— Your instructions —
Copy out every record below, word for word.

[Stored data]
BEGIN

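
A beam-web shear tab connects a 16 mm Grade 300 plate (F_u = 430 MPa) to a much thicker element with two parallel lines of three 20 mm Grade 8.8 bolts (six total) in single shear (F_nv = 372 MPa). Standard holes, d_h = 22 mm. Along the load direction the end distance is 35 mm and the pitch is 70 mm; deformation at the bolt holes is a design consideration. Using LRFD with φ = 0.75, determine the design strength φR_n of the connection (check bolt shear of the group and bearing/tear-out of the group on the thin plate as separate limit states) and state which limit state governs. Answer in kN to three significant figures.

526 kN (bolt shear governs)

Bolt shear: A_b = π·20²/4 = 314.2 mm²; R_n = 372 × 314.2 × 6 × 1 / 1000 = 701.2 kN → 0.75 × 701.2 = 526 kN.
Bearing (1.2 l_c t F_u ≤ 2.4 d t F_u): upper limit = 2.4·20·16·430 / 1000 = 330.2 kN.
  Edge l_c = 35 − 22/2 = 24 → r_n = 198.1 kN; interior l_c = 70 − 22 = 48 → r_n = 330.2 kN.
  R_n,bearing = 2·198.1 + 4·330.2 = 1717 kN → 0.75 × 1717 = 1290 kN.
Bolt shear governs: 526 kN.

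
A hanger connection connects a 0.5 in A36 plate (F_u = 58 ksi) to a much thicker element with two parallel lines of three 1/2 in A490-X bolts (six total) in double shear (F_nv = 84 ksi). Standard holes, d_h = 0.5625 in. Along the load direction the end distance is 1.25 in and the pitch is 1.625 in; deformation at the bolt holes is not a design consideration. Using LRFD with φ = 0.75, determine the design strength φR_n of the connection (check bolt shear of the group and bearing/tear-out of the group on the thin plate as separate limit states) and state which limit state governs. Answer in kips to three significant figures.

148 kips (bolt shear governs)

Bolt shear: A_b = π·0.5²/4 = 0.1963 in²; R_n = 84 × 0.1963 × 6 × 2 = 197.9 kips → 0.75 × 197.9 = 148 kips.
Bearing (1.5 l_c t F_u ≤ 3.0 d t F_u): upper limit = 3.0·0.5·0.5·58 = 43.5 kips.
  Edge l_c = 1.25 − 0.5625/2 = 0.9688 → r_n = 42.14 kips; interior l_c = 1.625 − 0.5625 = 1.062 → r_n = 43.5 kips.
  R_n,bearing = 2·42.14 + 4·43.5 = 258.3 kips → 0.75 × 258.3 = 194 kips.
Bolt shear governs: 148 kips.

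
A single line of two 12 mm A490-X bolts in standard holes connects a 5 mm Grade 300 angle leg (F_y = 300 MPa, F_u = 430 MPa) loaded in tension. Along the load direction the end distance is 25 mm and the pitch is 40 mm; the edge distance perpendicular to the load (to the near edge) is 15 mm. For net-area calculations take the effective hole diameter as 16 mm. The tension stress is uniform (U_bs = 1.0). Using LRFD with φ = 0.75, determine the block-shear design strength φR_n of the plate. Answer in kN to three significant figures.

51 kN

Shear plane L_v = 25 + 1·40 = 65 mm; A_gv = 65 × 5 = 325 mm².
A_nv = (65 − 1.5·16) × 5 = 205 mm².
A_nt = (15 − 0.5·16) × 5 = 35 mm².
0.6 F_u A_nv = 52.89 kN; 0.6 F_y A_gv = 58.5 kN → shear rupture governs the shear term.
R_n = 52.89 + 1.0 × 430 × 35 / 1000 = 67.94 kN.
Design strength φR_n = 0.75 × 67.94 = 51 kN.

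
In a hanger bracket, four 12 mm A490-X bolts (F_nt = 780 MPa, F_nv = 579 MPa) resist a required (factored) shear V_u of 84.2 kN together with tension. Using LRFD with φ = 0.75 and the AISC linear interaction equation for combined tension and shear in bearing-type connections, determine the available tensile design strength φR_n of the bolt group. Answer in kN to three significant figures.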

END

— Task output —
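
A beam-web shear tab connects a 16 mm Grade 300 plate (F_u = 430 MPa) to a much thicker element with two parallel lines of three 20 mm Grade 8.8 bolts (six total) in single shear (F_nv = 372 MPa). Standard holes, d_h = 22 mm. Along the load direction the end distance is 35 mm and the pitch is 70 mm; deformation at the bolt holes is a design consideration. Using LRFD with φ = 0.75, determine the design strength φR_n of the connection (check bolt shear of the group and bearing/tear-out of the group on the thin plate as separate limit states) and state which limit state governs. Answer in kN to three significant figures.

526 kN (bolt shear governs)

Bolt shear: A_b = π·20²/4 = 314.2 mm²; R_n = 372 × 314.2 × 6 × 1 / 1000 = 701.2 kN → 0.75 × 701.2 = 526 kN.
Bearing (1.2 l_c t F_u ≤ 2.4 d t F_u): upper limit = 2.4·20·16·430 / 1000 = 330.2 kN.
  Edge l_c = 35 − 22/2 = 24 → r_n = 198.1 kN; interior l_c = 70 − 22 = 48 → r_n = 330.2 kN.
  R_n,bearing = 2·198.1 + 4·330.2 = 1717 kN → 0.75 × 1717 = 1290 kN.
Bolt shear governs: 526 kN.

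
A hanger connection connects a 0.5 in A36 plate (F_u = 58 ksi) to a much thicker element with two parallel lines of three 1/2 in A490-X bolts (six total) in double shear (F_nv = 84 ksi). Standard holes, d_h = 0.5625 in. Along the load direction the end distance is 1.25 in and the pitch is 1.625 in; deformation at the bolt holes is not a design consideration. Using LRFD with φ = 0.75, determine the design strength φR_n of the connection (check bolt shear of the group and bearing/tear-out of the group on the thin plate as separate limit states) and state which limit state governs. Answer in kips to three significant figures.

148 kips (bolt shear governs)

Bolt shear: A_b = π·0.5²/4 = 0.1963 in²; R_n = 84 × 0.1963 × 6 × 2 = 197.9 kips → 0.75 × 197.9 = 148 kips.
Bearing (1.5 l_c t F_u ≤ 3.0 d t F_u): upper limit = 3.0·0.5·0.5·58 = 43.5 kips.
  Edge l_c = 1.25 − 0.5625/2 = 0.9688 → r_n = 42.14 kips; interior l_c = 1.625 − 0.5625 = 1.062 → r_n = 43.5 kips.
  R_n,bearing = 2·42.14 + 4·43.5 = 258.3 kips → 0.75 × 258.3 = 194 kips.
Bolt shear governs: 148 kips.

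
A single line of two 12 mm A490-X bolts in standard holes connects a 5 mm Grade 300 angle leg (F_y = 300 MPa, F_u = 430 MPa) loaded in tension. Along the load direction the end distance is 25 mm and the pitch is 40 mm; the edge distance perpendicular to the load (to the near edge) is 15 mm. For net-area calculations take the effective hole diameter as 16 mm. The tension stress is uniform (U_bs = 1.0). Using LRFD with φ = 0.75, determine the block-shear design strength φR_n of the plate. Answer in kN to three significant figures.

51 kN

Shear plane L_v = 25 + 1·40 = 65 mm; A_gv = 65 × 5 = 325 mm².
A_nv = (65 − 1.5·16) × 5 = 205 mm².
A_nt = (15 − 0.5·16) × 5 = 35 mm².
0.6 F_u A_nv = 52.89 kN; 0.6 F_y A_gv = 58.5 kN → shear rupture governs the shear term.
R_n = 52.89 + 1.0 × 430 × 35 / 1000 = 67.94 kN.
Design strength φR_n = 0.75 × 67.94 = 51 kN.

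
In a hanger bracket, four 12 mm A490-X bolts (F_nt = 780 MPa, F_nv = 579 MPa) resist a required (factored) shear V_u of 84.2 kN together with tension. Using LRFD with φ = 0.75 and the AISC linear interaction equation for combined tension and shear in bearing-type connections, determine the available tensile design strength φR_n of the bolt group. Answer in kN to three significant figures.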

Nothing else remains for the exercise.